**DIRECTIONS**
Please repeat each of the records that follow, exactly as written.

**PROVIDED ENTRIES**
··········
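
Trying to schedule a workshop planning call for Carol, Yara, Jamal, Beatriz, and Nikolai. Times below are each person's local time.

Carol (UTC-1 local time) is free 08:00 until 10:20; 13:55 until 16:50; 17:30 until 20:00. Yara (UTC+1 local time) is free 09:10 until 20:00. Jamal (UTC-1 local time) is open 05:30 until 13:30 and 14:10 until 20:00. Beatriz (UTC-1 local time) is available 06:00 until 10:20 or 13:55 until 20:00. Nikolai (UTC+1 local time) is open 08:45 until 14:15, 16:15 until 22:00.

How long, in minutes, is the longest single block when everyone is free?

155

Carol in UTC: 09:00-11:20, 14:55-17:50, 18:30-21:00 (add 1h to convert from UTC-1).
Yara in UTC: 08:10-19:00 (subtract 1h to convert from UTC+1).
Jamal in UTC: 06:30-14:30, 15:10-21:00 (add 1h to convert from UTC-1).
Beatriz in UTC: 07:00-11:20, 14:55-21:00 (add 1h to convert from UTC-1).
Nikolai in UTC: 07:45-13:15, 15:15-21:00 (subtract 1h to convert from UTC+1).
Carol ∩ Yara: 09:00-11:20, 14:55-17:50, 18:30-19:00.
Carol ∩ Yara ∩ Jamal: 09:00-11:20, 15:10-17:50, 18:30-19:00.
Carol ∩ Yara ∩ Jamal ∩ Beatriz: 09:00-11:20, 15:10-17:50, 18:30-19:00.
Carol ∩ Yara ∩ Jamal ∩ Beatriz ∩ Nikolai: 09:00-11:20, 15:15-17:50, 18:30-19:00.
The longest is 15:15-17:50 at 155 minutes.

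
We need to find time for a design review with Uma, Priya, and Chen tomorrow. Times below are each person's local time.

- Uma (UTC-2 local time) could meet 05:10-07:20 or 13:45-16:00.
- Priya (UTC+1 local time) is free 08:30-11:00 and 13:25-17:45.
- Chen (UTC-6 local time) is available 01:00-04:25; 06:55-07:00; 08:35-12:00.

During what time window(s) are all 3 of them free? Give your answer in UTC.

Uma in UTC: 07:10-09:20, 15:45-18:00 (add 2h to convert from UTC-2).
Priya in UTC: 07:30-10:00, 12:25-16:45 (subtract 1h to convert from UTC+1).
Chen in UTC: 07:00-10:25, 12:55-13:00, 14:35-18:00 (add 6h to convert from UTC-6).
Uma ∩ Priya: 07:30-09:20, 15:45-16:45.
Uma ∩ Priya ∩ Chen: 07:30-09:20, 15:45-16:45.
Those are the intersection windows.

07:30-09:20, 15:45-16:45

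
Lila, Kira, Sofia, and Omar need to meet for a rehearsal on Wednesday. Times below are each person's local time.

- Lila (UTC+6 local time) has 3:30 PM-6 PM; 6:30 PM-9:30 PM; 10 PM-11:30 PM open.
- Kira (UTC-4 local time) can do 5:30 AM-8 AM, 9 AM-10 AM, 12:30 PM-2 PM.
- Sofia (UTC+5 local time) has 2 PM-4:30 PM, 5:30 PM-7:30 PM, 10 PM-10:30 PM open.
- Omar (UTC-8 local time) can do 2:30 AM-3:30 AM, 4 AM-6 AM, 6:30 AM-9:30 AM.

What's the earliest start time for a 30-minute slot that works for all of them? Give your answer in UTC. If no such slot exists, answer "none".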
··········
**SOLUTION**
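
Trying to schedule a workshop planning call for Carol, Yara, Jamal, Beatriz, and Nikolai. Times below are each person's local time.

Carol (UTC-1 local time) is free 08:00 until 10:20; 13:55 until 16:50; 17:30 until 20:00. Yara (UTC+1 local time) is free 09:10 until 20:00. Jamal (UTC-1 local time) is open 05:30 until 13:30 and 14:10 until 20:00. Beatriz (UTC-1 local time) is available 06:00 until 10:20 or 13:55 until 20:00. Nikolai (UTC+1 local time) is open 08:45 until 14:15, 16:15 until 22:00.

How long, in minutes, is the longest single block when everyone is free?

155

Carol in UTC: 09:00-11:20, 14:55-17:50, 18:30-21:00 (add 1h to convert from UTC-1).
Yara in UTC: 08:10-19:00 (subtract 1h to convert from UTC+1).
Jamal in UTC: 06:30-14:30, 15:10-21:00 (add 1h to convert from UTC-1).
Beatriz in UTC: 07:00-11:20, 14:55-21:00 (add 1h to convert from UTC-1).
Nikolai in UTC: 07:45-13:15, 15:15-21:00 (subtract 1h to convert from UTC+1).
Carol ∩ Yara: 09:00-11:20, 14:55-17:50, 18:30-19:00.
Carol ∩ Yara ∩ Jamal: 09:00-11:20, 15:10-17:50, 18:30-19:00.
Carol ∩ Yara ∩ Jamal ∩ Beatriz: 09:00-11:20, 15:10-17:50, 18:30-19:00.
Carol ∩ Yara ∩ Jamal ∩ Beatriz ∩ Nikolai: 09:00-11:20, 15:15-17:50, 18:30-19:00.
The longest is 15:15-17:50 at 155 minutes.

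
We need to find time for a design review with Uma, Priya, and Chen tomorrow. Times below are each person's local time.

- Uma (UTC-2 local time) could meet 05:10-07:20 or 13:45-16:00.
- Priya (UTC+1 local time) is free 08:30-11:00 and 13:25-17:45.
- Chen (UTC-6 local time) is available 01:00-04:25; 06:55-07:00; 08:35-12:00.

During what time window(s) are all 3 of them free? Give your answer in UTC.

Uma in UTC: 07:10-09:20, 15:45-18:00 (add 2h to convert from UTC-2).
Priya in UTC: 07:30-10:00, 12:25-16:45 (subtract 1h to convert from UTC+1).
Chen in UTC: 07:00-10:25, 12:55-13:00, 14:35-18:00 (add 6h to convert from UTC-6).
Uma ∩ Priya: 07:30-09:20, 15:45-16:45.
Uma ∩ Priya ∩ Chen: 07:30-09:20, 15:45-16:45.
Those are the intersection windows.

07:30-09:20, 15:45-16:45

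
Lila, Kira, Sofia, and Omar need to meet for a rehearsal on Wednesday. Times below are each person's local time.

- Lila (UTC+6 local time) has 3:30 PM-6 PM; 6:30 PM-9:30 PM; 10 PM-11:30 PM open.
- Kira (UTC-4 local time) can do 5:30 AM-8 AM, 9 AM-10 AM, 12:30 PM-2 PM.
- Sofia (UTC+5 local time) has 2 PM-4:30 PM, 5:30 PM-7:30 PM, 10 PM-10:30 PM open.
- Omar (UTC-8 local time) can do 2:30 AM-3:30 AM, 4 AM-6 AM, 6:30 AM-9:30 AM.

What's the earliest start time for a 30-minute slot that works for all of them? Give your answer in UTC. If no such slot exists, answer "none".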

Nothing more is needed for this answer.